== Data
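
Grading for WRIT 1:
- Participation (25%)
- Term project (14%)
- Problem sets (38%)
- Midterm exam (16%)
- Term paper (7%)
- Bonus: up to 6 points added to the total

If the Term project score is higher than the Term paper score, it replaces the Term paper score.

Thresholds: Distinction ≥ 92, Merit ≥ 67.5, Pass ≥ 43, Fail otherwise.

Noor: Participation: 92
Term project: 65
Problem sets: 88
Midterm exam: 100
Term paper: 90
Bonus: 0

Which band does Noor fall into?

Term project (65) ≤ Term paper (90), so Term paper stays at 90.
Weighted total:
  Participation 92 × 0.25 = 23
  Term project 65 × 0.14 = 9.1
  Problem sets 88 × 0.38 = 33.44
  Midterm exam 100 × 0.16 = 16
  Term paper 90 × 0.07 = 6.3
Sum = 87.84
Bonus: 87.84 + 0 = 87.84
87.84 is ≥ 67.5 and < 92 → Merit

Merit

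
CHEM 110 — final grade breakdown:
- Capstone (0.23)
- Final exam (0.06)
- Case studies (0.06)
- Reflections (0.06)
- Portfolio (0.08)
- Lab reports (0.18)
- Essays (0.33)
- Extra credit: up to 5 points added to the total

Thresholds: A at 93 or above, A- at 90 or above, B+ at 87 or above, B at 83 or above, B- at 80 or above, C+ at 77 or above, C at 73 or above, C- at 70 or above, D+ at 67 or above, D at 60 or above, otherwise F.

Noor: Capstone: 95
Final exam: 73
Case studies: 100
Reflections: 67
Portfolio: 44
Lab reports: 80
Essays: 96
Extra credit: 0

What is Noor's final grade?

Weighted total:
  Capstone 95 × 0.23 = 21.85
  Final exam 73 × 0.06 = 4.38
  Case studies 100 × 0.06 = 6
  Reflections 67 × 0.06 = 4.02
  Portfolio 44 × 0.08 = 3.52
  Lab reports 80 × 0.18 = 14.4
  Essays 96 × 0.33 = 31.68
Sum = 85.85
Extra credit: 85.85 + 0 = 85.85
85.85 is ≥ 83 and < 87 → B

B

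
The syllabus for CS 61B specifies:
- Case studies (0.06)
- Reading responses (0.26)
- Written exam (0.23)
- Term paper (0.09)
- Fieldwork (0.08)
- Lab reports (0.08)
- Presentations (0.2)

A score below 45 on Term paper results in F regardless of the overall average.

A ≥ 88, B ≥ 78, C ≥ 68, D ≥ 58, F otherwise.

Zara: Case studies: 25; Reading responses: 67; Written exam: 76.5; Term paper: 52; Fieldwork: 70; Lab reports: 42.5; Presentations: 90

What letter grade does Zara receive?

Term paper score 52 ≥ 45: minimum met.
Weighted total:
  Case studies 25 × 0.06 = 1.5
  Reading responses 67 × 0.26 = 17.42
  Written exam 76.5 × 0.23 = 17.595
  Term paper 52 × 0.09 = 4.68
  Fieldwork 70 × 0.08 = 5.6
  Lab reports 42.5 × 0.08 = 3.4
  Presentations 90 × 0.2 = 18
Sum = 68.195
68.195 is ≥ 68 and < 78 → C

C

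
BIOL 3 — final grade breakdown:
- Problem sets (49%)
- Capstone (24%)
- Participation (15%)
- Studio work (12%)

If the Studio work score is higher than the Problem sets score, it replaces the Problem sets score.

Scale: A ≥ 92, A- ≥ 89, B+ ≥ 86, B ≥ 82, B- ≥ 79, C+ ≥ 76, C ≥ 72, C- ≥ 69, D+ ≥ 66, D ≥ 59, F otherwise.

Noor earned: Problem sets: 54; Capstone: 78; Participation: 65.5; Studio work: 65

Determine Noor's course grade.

D+

Studio work (65) > Problem sets (54), so Problem sets counts as 65.
Weighted total:
  Problem sets 65 × 0.49 = 31.85
  Capstone 78 × 0.24 = 18.72
  Participation 65.5 × 0.15 = 9.825
  Studio work 65 × 0.12 = 7.8
Sum = 68.195
68.195 is ≥ 66 and < 69 → D+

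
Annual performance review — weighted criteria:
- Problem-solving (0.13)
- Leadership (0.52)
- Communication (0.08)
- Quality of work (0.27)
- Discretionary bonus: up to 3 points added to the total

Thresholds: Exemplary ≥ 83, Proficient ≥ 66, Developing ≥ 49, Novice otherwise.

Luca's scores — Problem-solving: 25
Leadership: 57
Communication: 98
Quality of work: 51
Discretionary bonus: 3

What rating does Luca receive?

Developing

Weighted total:
  Problem-solving 25 × 0.13 = 3.25
  Leadership 57 × 0.52 = 29.64
  Communication 98 × 0.08 = 7.84
  Quality of work 51 × 0.27 = 13.77
Sum = 54.5
Discretionary bonus: 54.5 + 3 = 57.5
57.5 is ≥ 49 and < 66 → Developing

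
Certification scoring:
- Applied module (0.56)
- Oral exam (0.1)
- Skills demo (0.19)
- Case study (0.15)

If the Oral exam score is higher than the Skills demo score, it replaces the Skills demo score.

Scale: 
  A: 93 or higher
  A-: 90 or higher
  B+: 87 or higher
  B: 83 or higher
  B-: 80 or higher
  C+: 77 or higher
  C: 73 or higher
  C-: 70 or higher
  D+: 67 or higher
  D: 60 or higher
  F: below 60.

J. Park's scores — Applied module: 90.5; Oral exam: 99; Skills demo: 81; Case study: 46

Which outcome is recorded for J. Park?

B

Oral exam (99) > Skills demo (81), so Skills demo counts as 99.
Weighted total:
  Applied module 90.5 × 0.56 = 50.68
  Oral exam 99 × 0.1 = 9.9
  Skills demo 99 × 0.19 = 18.81
  Case study 46 × 0.15 = 6.9
Sum = 86.29
86.29 is ≥ 83 and < 87 → B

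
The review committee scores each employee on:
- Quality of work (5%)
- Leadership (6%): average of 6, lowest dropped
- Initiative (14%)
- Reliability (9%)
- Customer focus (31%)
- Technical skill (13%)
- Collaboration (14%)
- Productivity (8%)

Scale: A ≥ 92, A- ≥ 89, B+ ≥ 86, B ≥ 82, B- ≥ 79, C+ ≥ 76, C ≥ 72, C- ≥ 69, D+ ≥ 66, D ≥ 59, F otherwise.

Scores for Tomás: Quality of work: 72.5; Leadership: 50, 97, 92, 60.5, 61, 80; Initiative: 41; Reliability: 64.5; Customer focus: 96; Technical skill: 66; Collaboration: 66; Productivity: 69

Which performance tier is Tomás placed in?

C

Leadership: drop 50 → average of remaining 5 = 390.5/5 = 78.1
Weighted total:
  Quality of work 72.5 × 0.05 = 3.625
  Leadership 78.1 × 0.06 = 4.686
  Initiative 41 × 0.14 = 5.74
  Reliability 64.5 × 0.09 = 5.805
  Customer focus 96 × 0.31 = 29.76
  Technical skill 66 × 0.13 = 8.58
  Collaboration 66 × 0.14 = 9.24
  Productivity 69 × 0.08 = 5.52
Sum = 72.956
72.956 is ≥ 72 and < 76 → C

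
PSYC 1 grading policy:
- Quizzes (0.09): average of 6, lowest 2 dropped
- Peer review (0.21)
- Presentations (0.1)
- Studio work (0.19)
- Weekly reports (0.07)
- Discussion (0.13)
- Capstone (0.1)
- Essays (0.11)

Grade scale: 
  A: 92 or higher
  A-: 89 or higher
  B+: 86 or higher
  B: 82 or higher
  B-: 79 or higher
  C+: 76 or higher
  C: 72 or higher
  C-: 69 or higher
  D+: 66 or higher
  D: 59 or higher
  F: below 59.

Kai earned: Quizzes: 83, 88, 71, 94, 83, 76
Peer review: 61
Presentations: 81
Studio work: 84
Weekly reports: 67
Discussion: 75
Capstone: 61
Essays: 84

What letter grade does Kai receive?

Quizzes: drop 71, 76 → average of remaining 4 = 348/4 = 87
Weighted total:
  Quizzes 87 × 0.09 = 7.83
  Peer review 61 × 0.21 = 12.81
  Presentations 81 × 0.1 = 8.1
  Studio work 84 × 0.19 = 15.96
  Weekly reports 67 × 0.07 = 4.69
  Discussion 75 × 0.13 = 9.75
  Capstone 61 × 0.1 = 6.1
  Essays 84 × 0.11 = 9.24
Sum = 74.48
74.48 is ≥ 72 and < 76 → C

C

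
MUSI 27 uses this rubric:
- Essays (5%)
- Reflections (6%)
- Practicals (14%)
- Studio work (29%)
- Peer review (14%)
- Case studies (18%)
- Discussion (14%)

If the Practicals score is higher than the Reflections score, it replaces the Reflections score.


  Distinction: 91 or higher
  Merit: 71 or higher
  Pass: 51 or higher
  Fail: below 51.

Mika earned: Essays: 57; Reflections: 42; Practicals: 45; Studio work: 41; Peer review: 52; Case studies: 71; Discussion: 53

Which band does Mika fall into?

Pass

Practicals (45) > Reflections (42), so Reflections counts as 45.
Weighted total:
  Essays 57 × 0.05 = 2.85
  Reflections 45 × 0.06 = 2.7
  Practicals 45 × 0.14 = 6.3
  Studio work 41 × 0.29 = 11.89
  Peer review 52 × 0.14 = 7.28
  Case studies 71 × 0.18 = 12.78
  Discussion 53 × 0.14 = 7.42
Sum = 51.22
51.22 is ≥ 51 and < 71 → Pass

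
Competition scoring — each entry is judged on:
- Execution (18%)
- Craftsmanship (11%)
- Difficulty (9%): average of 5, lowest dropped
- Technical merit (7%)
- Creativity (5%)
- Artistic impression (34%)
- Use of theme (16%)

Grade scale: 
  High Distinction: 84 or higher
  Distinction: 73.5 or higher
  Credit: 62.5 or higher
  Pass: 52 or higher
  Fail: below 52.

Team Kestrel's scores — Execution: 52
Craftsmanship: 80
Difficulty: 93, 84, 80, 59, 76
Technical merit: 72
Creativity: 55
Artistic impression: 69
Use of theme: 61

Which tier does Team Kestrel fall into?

Credit

Difficulty: drop 59 → average of remaining 4 = 333/4 = 83.25
Weighted total:
  Execution 52 × 0.18 = 9.36
  Craftsmanship 80 × 0.11 = 8.8
  Difficulty 83.25 × 0.09 = 7.4925
  Technical merit 72 × 0.07 = 5.04
  Creativity 55 × 0.05 = 2.75
  Artistic impression 69 × 0.34 = 23.46
  Use of theme 61 × 0.16 = 9.76
Sum = 66.6625
66.6625 is ≥ 62.5 and < 73.5 → Credit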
====
## [Action item]
Retype, exactly and in full, the lines above from the one containing "A-: 89 or higher" through the one containing "Mika earned: Essays: 57;".

## [Written response]
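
  A-: 89 or higher
  B+: 86 or higher
  B: 82 or higher
  B-: 79 or higher
  C+: 76 or higher
  C: 72 or higher
  C-: 69 or higher
  D+: 66 or higher
  D: 59 or higher
  F: below 59.

Kai earned: Quizzes: 83, 88, 71, 94, 83, 76
Peer review: 61
Presentations: 81
Studio work: 84
Weekly reports: 67
Discussion: 75
Capstone: 61
Essays: 84

What letter grade does Kai receive?

Quizzes: drop 71, 76 → average of remaining 4 = 348/4 = 87
Weighted total:
  Quizzes 87 × 0.09 = 7.83
  Peer review 61 × 0.21 = 12.81
  Presentations 81 × 0.1 = 8.1
  Studio work 84 × 0.19 = 15.96
  Weekly reports 67 × 0.07 = 4.69
  Discussion 75 × 0.13 = 9.75
  Capstone 61 × 0.1 = 6.1
  Essays 84 × 0.11 = 9.24
Sum = 74.48
74.48 is ≥ 72 and < 76 → C

C

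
MUSI 27 uses this rubric:
- Essays (5%)
- Reflections (6%)
- Practicals (14%)
- Studio work (29%)
- Peer review (14%)
- Case studies (18%)
- Discussion (14%)

If the Practicals score is higher than the Reflections score, it replaces the Reflections score.


  Distinction: 91 or higher
  Merit: 71 or higher
  Pass: 51 or higher
  Fail: below 51.

Mika earned: Essays: 57; Reflections: 42; Practicals: 45; Studio work: 41; Peer review: 52; Case studies: 71; Discussion: 53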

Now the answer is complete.